=== Aim of the task ===
From the entries below, return exactly the lines beginning at the one that contains "9 voters: Z over W over R over X over P" and ending at the one that contains "- 9 ballots: Umar", both of them included, and only those lines.

=== Dataset extract ===
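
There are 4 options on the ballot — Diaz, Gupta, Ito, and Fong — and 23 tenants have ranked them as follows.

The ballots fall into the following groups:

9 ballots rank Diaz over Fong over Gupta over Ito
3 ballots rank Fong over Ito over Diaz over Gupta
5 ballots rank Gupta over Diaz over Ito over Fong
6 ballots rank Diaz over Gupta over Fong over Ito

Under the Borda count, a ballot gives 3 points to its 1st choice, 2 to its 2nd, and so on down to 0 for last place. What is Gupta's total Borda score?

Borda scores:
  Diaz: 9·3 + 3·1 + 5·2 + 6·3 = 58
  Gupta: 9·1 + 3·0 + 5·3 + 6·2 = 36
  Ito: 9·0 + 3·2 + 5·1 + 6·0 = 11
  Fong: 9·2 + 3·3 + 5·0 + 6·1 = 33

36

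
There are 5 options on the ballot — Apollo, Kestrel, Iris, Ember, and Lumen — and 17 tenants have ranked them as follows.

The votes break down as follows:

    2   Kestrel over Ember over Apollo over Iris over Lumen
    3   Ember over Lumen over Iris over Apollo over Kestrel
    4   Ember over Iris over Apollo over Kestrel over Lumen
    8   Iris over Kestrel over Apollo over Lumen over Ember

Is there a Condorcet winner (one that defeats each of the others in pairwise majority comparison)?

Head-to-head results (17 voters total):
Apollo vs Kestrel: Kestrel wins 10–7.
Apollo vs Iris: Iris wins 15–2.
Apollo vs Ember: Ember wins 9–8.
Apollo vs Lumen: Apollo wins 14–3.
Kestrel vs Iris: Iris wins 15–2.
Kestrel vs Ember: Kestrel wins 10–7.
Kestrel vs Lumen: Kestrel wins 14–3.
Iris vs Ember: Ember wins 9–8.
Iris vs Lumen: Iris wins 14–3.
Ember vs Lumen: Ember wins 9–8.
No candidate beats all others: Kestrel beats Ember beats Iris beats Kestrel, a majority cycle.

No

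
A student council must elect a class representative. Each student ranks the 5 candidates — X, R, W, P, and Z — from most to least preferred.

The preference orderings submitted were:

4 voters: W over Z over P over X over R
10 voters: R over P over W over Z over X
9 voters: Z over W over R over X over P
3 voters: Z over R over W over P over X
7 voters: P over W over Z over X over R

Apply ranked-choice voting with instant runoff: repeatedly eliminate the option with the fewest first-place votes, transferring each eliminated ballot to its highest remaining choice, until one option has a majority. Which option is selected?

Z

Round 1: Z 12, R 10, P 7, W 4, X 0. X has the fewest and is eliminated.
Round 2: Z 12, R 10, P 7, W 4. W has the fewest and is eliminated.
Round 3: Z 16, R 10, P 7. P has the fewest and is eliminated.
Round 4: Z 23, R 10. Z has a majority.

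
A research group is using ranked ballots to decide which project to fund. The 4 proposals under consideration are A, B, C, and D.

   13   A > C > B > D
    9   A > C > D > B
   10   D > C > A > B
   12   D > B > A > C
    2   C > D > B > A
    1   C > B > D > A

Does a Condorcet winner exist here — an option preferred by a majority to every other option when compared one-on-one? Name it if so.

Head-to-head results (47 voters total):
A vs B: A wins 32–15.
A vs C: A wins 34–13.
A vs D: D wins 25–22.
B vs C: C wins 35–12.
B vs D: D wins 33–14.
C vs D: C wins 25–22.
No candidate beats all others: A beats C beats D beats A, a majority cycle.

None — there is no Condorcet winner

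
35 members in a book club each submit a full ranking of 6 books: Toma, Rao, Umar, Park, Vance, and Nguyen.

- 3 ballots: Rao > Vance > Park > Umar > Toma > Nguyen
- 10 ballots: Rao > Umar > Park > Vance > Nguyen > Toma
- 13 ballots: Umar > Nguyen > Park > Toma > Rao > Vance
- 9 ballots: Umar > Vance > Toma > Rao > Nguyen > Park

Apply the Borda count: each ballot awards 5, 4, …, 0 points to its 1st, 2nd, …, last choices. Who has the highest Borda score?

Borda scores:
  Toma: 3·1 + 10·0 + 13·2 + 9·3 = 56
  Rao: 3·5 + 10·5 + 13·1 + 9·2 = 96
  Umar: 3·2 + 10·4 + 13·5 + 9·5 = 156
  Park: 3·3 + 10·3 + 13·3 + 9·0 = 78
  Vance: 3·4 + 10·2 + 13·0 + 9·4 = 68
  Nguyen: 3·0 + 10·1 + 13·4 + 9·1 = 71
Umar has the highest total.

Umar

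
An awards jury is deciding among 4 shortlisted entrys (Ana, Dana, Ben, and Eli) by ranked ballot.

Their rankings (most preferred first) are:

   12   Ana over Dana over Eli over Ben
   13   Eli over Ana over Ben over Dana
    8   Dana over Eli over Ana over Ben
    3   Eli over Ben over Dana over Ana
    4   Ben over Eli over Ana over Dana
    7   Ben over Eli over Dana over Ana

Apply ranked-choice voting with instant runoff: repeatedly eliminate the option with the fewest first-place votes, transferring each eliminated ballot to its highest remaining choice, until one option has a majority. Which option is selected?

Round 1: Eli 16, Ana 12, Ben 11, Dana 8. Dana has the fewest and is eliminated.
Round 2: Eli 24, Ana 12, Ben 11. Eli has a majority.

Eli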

=== Worked solution ===
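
9 voters: Z over W over R over X over P
3 voters: Z over R over W over P over X
7 voters: P over W over Z over X over R

Apply ranked-choice voting with instant runoff: repeatedly eliminate the option with the fewest first-place votes, transferring each eliminated ballot to its highest remaining choice, until one option has a majority. Which option is selected?

Z

Round 1: Z 12, R 10, P 7, W 4, X 0. X has the fewest and is eliminated.
Round 2: Z 12, R 10, P 7, W 4. W has the fewest and is eliminated.
Round 3: Z 16, R 10, P 7. P has the fewest and is eliminated.
Round 4: Z 23, R 10. Z has a majority.

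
A research group is using ranked ballots to decide which project to fund. The 4 proposals under consideration are A, B, C, and D.

   13   A > C > B > D
    9   A > C > D > B
   10   D > C > A > B
   12   D > B > A > C
    2   C > D > B > A
    1   C > B > D > A

Does a Condorcet winner exist here — an option preferred by a majority to every other option when compared one-on-one? Name it if so.

Head-to-head results (47 voters total):
A vs B: A wins 32–15.
A vs C: A wins 34–13.
A vs D: D wins 25–22.
B vs C: C wins 35–12.
B vs D: D wins 33–14.
C vs D: C wins 25–22.
No candidate beats all others: A beats C beats D beats A, a majority cycle.

None — there is no Condorcet winner

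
35 members in a book club each submit a full ranking of 6 books: Toma, Rao, Umar, Park, Vance, and Nguyen.

- 3 ballots: Rao > Vance > Park > Umar > Toma > Nguyen
- 10 ballots: Rao > Umar > Park > Vance > Nguyen > Toma
- 13 ballots: Umar > Nguyen > Park > Toma > Rao > Vance
- 9 ballots: Umar > Vance > Toma > Rao > Nguyen > Park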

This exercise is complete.